INFORMATION SHOWN:
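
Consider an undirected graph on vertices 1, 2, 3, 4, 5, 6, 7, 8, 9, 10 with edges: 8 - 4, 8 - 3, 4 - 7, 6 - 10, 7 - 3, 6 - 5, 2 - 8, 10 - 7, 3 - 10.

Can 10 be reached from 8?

Explore from 8.
Distance 1: reach 2, 3, 4.
Distance 2: reach 7, 10.
Found 10.

Yes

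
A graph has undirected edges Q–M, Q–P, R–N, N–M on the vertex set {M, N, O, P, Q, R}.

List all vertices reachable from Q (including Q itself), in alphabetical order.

Start at Q.
Its neighbours: M, P.
Then their neighbours: N.
Then next layer: R.
Nothing further is reachable.

M, N, P, Q, R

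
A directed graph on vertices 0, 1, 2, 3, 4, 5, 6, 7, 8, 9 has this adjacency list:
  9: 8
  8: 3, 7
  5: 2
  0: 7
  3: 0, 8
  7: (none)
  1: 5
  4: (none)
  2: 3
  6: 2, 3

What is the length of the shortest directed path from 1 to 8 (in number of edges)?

4

Distance 0: 1.
Distance 1: 5.
Distance 2: 2.
Distance 3: 3.
Distance 4: 0, 8 — contains 8.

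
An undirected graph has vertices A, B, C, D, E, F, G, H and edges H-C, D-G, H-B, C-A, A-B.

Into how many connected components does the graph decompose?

From A: component {A, B, C, H}.
From D: component {D, G}.
From E: component {E}.
From F: component {F}.
That's 4 components.

4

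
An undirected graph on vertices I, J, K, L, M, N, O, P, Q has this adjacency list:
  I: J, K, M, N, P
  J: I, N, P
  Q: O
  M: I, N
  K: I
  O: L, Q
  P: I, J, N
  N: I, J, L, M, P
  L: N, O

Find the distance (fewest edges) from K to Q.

5

Distance 0: K.
Distance 1: I.
Distance 2: J, M, N, P.
Distance 3: L.
Distance 4: O.
Distance 5: Q — contains Q.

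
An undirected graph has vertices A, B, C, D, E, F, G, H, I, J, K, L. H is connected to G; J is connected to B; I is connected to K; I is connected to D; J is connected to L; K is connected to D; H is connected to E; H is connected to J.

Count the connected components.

5

From A: component {A}.
From B: component {B, E, G, H, J, L}.
From C: component {C}.
From D: component {D, I, K}.
From F: component {F}.
That's 5 components.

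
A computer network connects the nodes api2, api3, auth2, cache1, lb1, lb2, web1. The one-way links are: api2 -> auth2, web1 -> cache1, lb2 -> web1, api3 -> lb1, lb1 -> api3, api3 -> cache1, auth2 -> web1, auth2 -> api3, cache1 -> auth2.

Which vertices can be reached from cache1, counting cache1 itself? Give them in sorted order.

Start at cache1.
Its neighbours: auth2.
Then their neighbours: api3, web1.
Then next layer: lb1.
Nothing further is reachable.

api3, auth2, cache1, lb1, web1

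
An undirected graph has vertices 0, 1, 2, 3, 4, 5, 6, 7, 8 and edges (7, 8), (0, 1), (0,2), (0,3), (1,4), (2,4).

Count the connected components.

4

From 0: component {0, 1, 2, 3, 4}.
From 5: component {5}.
From 6: component {6}.
From 7: component {7, 8}.
That's 4 components.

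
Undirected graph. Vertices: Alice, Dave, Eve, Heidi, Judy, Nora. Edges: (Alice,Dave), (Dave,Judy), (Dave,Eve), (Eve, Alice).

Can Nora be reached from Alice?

Explore from Alice.
Distance 1: reach Dave, Eve.
Distance 2: reach Judy.
The search is exhausted without reaching Nora; it lies in a different component.

No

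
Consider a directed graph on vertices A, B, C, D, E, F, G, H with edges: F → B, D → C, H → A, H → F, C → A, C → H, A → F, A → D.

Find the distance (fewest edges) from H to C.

Distance 0: H.
Distance 1: A, F.
Distance 2: B, D.
Distance 3: C — contains C.

3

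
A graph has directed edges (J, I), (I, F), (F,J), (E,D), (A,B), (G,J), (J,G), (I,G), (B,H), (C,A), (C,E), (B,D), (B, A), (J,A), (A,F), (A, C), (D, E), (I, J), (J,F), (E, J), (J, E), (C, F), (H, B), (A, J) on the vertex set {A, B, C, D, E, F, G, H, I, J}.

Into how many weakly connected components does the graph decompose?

From A: component {A, B, C, D, E, F, G, H, I, J}.
That's 1 component.

1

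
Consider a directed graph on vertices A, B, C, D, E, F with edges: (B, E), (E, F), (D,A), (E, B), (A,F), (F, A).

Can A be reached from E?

Explore from E.
Distance 1: reach B, F.
Distance 2: reach A.
Found A.

Yes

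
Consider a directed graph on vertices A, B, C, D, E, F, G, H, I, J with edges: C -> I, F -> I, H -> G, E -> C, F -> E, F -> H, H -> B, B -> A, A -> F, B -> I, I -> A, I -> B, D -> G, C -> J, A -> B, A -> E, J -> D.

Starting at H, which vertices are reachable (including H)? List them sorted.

A, B, C, D, E, F, G, H, I, J

Start at H.
Its neighbours: B, G.
Then their neighbours: A, I.
Then next layer: E, F.
Then next layer: C.
Then next layer: J.
Then next layer: D.
Every vertex is now reached.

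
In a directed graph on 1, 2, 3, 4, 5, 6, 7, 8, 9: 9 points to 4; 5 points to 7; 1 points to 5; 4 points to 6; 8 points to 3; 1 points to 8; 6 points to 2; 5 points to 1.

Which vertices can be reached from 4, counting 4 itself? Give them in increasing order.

Start at 4.
Its neighbours: 6.
Then their neighbours: 2.
Nothing further is reachable.

2, 4, 6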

WORK REQUIRED: All records should be returned verbatim, none left out.

OUTPUT OF THE TASK:
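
Consider an undirected graph on vertices 1, 2, 3, 4, 5, 6, 7, 8, 9, 10 with edges: 8 - 4, 8 - 3, 4 - 7, 6 - 10, 7 - 3, 6 - 5, 2 - 8, 10 - 7, 3 - 10.

Can 10 be reached from 8?

Explore from 8.
Distance 1: reach 2, 3, 4.
Distance 2: reach 7, 10.
Found 10.

Yes

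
A graph has undirected edges Q–M, Q–P, R–N, N–M on the vertex set {M, N, O, P, Q, R}.

List all vertices reachable from Q (including Q itself), in alphabetical order.

Start at Q.
Its neighbours: M, P.
Then their neighbours: N.
Then next layer: R.
Nothing further is reachable.

M, N, P, Q, R

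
A directed graph on vertices 0, 1, 2, 3, 4, 5, 6, 7, 8, 9 has this adjacency list:
  9: 8
  8: 3, 7
  5: 2
  0: 7
  3: 0, 8
  7: (none)
  1: 5
  4: (none)
  2: 3
  6: 2, 3

What is the length of the shortest directed path from 1 to 8 (in number of edges)?

4

Distance 0: 1.
Distance 1: 5.
Distance 2: 2.
Distance 3: 3.
Distance 4: 0, 8 — contains 8.

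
An undirected graph has vertices A, B, C, D, E, F, G, H and edges H-C, D-G, H-B, C-A, A-B.

Into how many connected components does the graph decompose?

From A: component {A, B, C, H}.
From D: component {D, G}.
From E: component {E}.
From F: component {F}.
That's 4 components.

4

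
An undirected graph on vertices I, J, K, L, M, N, O, P, Q has this adjacency list:
  I: J, K, M, N, P
  J: I, N, P
  Q: O
  M: I, N
  K: I
  O: L, Q
  P: I, J, N
  N: I, J, L, M, P
  L: N, O

Find the distance (fewest edges) from K to Q.

5

Distance 0: K.
Distance 1: I.
Distance 2: J, M, N, P.
Distance 3: L.
Distance 4: O.
Distance 5: Q — contains Q.

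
An undirected graph has vertices A, B, C, D, E, F, G, H, I, J, K, L. H is connected to G; J is connected to B; I is connected to K; I is connected to D; J is connected to L; K is connected to D; H is connected to E; H is connected to J.

Count the connected components.

5

From A: component {A}.
From B: component {B, E, G, H, J, L}.
From C: component {C}.
From D: component {D, I, K}.
From F: component {F}.
That's 5 components.

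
A computer network connects the nodes api2, api3, auth2, cache1, lb1, lb2, web1. The one-way links are: api2 -> auth2, web1 -> cache1, lb2 -> web1, api3 -> lb1, lb1 -> api3, api3 -> cache1, auth2 -> web1, auth2 -> api3, cache1 -> auth2.

Which vertices can be reached from cache1, counting cache1 itself? Give them in sorted order.

Start at cache1.
Its neighbours: auth2.
Then their neighbours: api3, web1.
Then next layer: lb1.
Nothing further is reachable.

api3, auth2, cache1, lb1, web1

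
An undirected graph has vertices 0, 1, 2, 3, 4, 5, 6, 7, 8 and edges (7, 8), (0, 1), (0,2), (0,3), (1,4), (2,4).

Count the connected components.

4

From 0: component {0, 1, 2, 3, 4}.
From 5: component {5}.
From 6: component {6}.
From 7: component {7, 8}.
That's 4 components.

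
Undirected graph. Vertices: Alice, Dave, Eve, Heidi, Judy, Nora. Edges: (Alice,Dave), (Dave,Judy), (Dave,Eve), (Eve, Alice).

Can Nora be reached from Alice?

Explore from Alice.
Distance 1: reach Dave, Eve.
Distance 2: reach Judy.
The search is exhausted without reaching Nora; it lies in a different component.

No

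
Consider a directed graph on vertices A, B, C, D, E, F, G, H with edges: F → B, D → C, H → A, H → F, C → A, C → H, A → F, A → D.

Find the distance (fewest edges) from H to C.

Distance 0: H.
Distance 1: A, F.
Distance 2: B, D.
Distance 3: C — contains C.

3

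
A graph has directed edges (J, I), (I, F), (F,J), (E,D), (A,B), (G,J), (J,G), (I,G), (B,H), (C,A), (C,E), (B,D), (B, A), (J,A), (A,F), (A, C), (D, E), (I, J), (J,F), (E, J), (J, E), (C, F), (H, B), (A, J) on the vertex set {A, B, C, D, E, F, G, H, I, J}.

Into how many weakly connected components does the graph decompose?

From A: component {A, B, C, D, E, F, G, H, I, J}.
That's 1 component.

1

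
Consider a directed graph on vertices A, B, C, D, E, F with edges: (B, E), (E, F), (D,A), (E, B), (A,F), (F, A).

Can A be reached from E?

Explore from E.
Distance 1: reach B, F.
Distance 2: reach A.
Found A.

Yes

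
Consider a directed graph on vertices A, B, C, D, E, F, G, H, I, J with edges: C -> I, F -> I, H -> G, E -> C, F -> E, F -> H, H -> B, B -> A, A -> F, B -> I, I -> A, I -> B, D -> G, C -> J, A -> B, A -> E, J -> D.

Starting at H, which vertices are reachable (including H)? List them sorted.

A, B, C, D, E, F, G, H, I, J

Start at H.
Its neighbours: B, G.
Then their neighbours: A, I.
Then next layer: E, F.
Then next layer: C.
Then next layer: J.
Then next layer: D.
Every vertex is now reached.

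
In a directed graph on 1, 2, 3, 4, 5, 6, 7, 8, 9: 9 points to 4; 5 points to 7; 1 points to 5; 4 points to 6; 8 points to 3; 1 points to 8; 6 points to 2; 5 points to 1.

Which vertices can be reached from 4, counting 4 itself? Give them in increasing order.

Start at 4.
Its neighbours: 6.
Then their neighbours: 2.
Nothing further is reachable.

2, 4, 6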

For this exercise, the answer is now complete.